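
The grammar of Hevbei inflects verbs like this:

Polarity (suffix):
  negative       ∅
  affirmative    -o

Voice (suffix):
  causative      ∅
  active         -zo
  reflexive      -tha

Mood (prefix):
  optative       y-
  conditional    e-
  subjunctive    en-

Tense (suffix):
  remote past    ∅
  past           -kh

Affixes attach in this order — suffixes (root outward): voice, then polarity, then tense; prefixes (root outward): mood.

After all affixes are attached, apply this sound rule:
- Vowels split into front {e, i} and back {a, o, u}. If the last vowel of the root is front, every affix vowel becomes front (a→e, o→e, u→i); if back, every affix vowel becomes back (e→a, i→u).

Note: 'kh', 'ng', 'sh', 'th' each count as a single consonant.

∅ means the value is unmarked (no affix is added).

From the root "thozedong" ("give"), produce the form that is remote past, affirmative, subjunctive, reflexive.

anthozedongthao

Attach voice reflexive -tha → thozedongtha.
Attach polarity affirmative -o → thozedongthao.
Attach mood subjunctive en- → enthozedongthao.
tense = remote past: zero marking, form stays enthozedongthao.
Apply vowel harmony: enthozedongthao → anthozedongthao.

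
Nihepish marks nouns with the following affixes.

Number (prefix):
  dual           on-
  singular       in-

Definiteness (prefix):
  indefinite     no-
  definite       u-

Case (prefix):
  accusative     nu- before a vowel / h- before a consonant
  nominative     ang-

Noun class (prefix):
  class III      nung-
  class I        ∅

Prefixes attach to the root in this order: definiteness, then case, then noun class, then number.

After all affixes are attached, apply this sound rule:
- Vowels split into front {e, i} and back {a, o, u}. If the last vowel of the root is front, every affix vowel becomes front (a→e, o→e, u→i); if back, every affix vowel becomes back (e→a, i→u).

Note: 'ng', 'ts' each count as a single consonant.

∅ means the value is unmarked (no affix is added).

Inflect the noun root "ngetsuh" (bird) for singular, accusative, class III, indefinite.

unnunghnongetsuh

Attach definiteness indefinite no- → nongetsuh.
Attach case accusative h- (before consonant 'n') → hnongetsuh.
Attach noun class class III nung- → nunghnongetsuh.
Attach number singular in- → innunghnongetsuh.
Apply vowel harmony: innunghnongetsuh → unnunghnongetsuh.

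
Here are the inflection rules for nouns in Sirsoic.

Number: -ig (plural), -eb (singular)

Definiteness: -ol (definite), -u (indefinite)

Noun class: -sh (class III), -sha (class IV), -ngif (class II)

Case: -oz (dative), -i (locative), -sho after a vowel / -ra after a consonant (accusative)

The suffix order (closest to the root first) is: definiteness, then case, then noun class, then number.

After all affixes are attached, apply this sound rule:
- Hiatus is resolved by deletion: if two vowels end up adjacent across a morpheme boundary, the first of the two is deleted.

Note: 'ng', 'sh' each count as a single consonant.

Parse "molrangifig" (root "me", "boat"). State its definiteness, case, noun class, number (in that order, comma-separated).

definite, accusative, class II, plural

Segment: me-ol-ra-ngif-ig.
definiteness: -ol → definite.
case: -sho/ra → accusative.
noun class: -ngif → class II.
number: -ig → plural.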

--------------------------------------------------

→ **PROMPT**:
Retype each line of the data exactly as it reads.

→ **EXERCISE ANSWER**:
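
The grammar of Hevbei inflects verbs like this:

Polarity (suffix):
  negative       ∅
  affirmative    -o

Voice (suffix):
  causative      ∅
  active         -zo
  reflexive      -tha

Mood (prefix):
  optative       y-
  conditional    e-
  subjunctive    en-

Tense (suffix):
  remote past    ∅
  past           -kh

Affixes attach in this order — suffixes (root outward): voice, then polarity, then tense; prefixes (root outward): mood.

After all affixes are attached, apply this sound rule:
- Vowels split into front {e, i} and back {a, o, u}. If the last vowel of the root is front, every affix vowel becomes front (a→e, o→e, u→i); if back, every affix vowel becomes back (e→a, i→u).

Note: 'kh', 'ng', 'sh', 'th' each count as a single consonant.

∅ means the value is unmarked (no affix is added).

From the root "thozedong" ("give"), produce the form that is remote past, affirmative, subjunctive, reflexive.

anthozedongthao

Attach voice reflexive -tha → thozedongtha.
Attach polarity affirmative -o → thozedongthao.
Attach mood subjunctive en- → enthozedongthao.
tense = remote past: zero marking, form stays enthozedongthao.
Apply vowel harmony: enthozedongthao → anthozedongthao.

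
Nihepish marks nouns with the following affixes.

Number (prefix):
  dual           on-
  singular       in-

Definiteness (prefix):
  indefinite     no-
  definite       u-

Case (prefix):
  accusative     nu- before a vowel / h- before a consonant
  nominative     ang-

Noun class (prefix):
  class III      nung-
  class I        ∅

Prefixes attach to the root in this order: definiteness, then case, then noun class, then number.

After all affixes are attached, apply this sound rule:
- Vowels split into front {e, i} and back {a, o, u}. If the last vowel of the root is front, every affix vowel becomes front (a→e, o→e, u→i); if back, every affix vowel becomes back (e→a, i→u).

Note: 'ng', 'ts' each count as a single consonant.

∅ means the value is unmarked (no affix is added).

Inflect the noun root "ngetsuh" (bird) for singular, accusative, class III, indefinite.

unnunghnongetsuh

Attach definiteness indefinite no- → nongetsuh.
Attach case accusative h- (before consonant 'n') → hnongetsuh.
Attach noun class class III nung- → nunghnongetsuh.
Attach number singular in- → innunghnongetsuh.
Apply vowel harmony: innunghnongetsuh → unnunghnongetsuh.

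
Here are the inflection rules for nouns in Sirsoic.

Number: -ig (plural), -eb (singular)

Definiteness: -ol (definite), -u (indefinite)

Noun class: -sh (class III), -sha (class IV), -ngif (class II)

Case: -oz (dative), -i (locative), -sho after a vowel / -ra after a consonant (accusative)

The suffix order (closest to the root first) is: definiteness, then case, then noun class, then number.

After all affixes are attached, apply this sound rule:
- Hiatus is resolved by deletion: if two vowels end up adjacent across a morpheme boundary, the first of the two is deleted.

Note: 'ng', 'sh' each count as a single consonant.

Parse "molrangifig" (root "me", "boat"). State its definiteness, case, noun class, number (in that order, comma-separated).

definite, accusative, class II, plural

Segment: me-ol-ra-ngif-ig.
definiteness: -ol → definite.
case: -sho/ra → accusative.
noun class: -ngif → class II.
number: -ig → plural.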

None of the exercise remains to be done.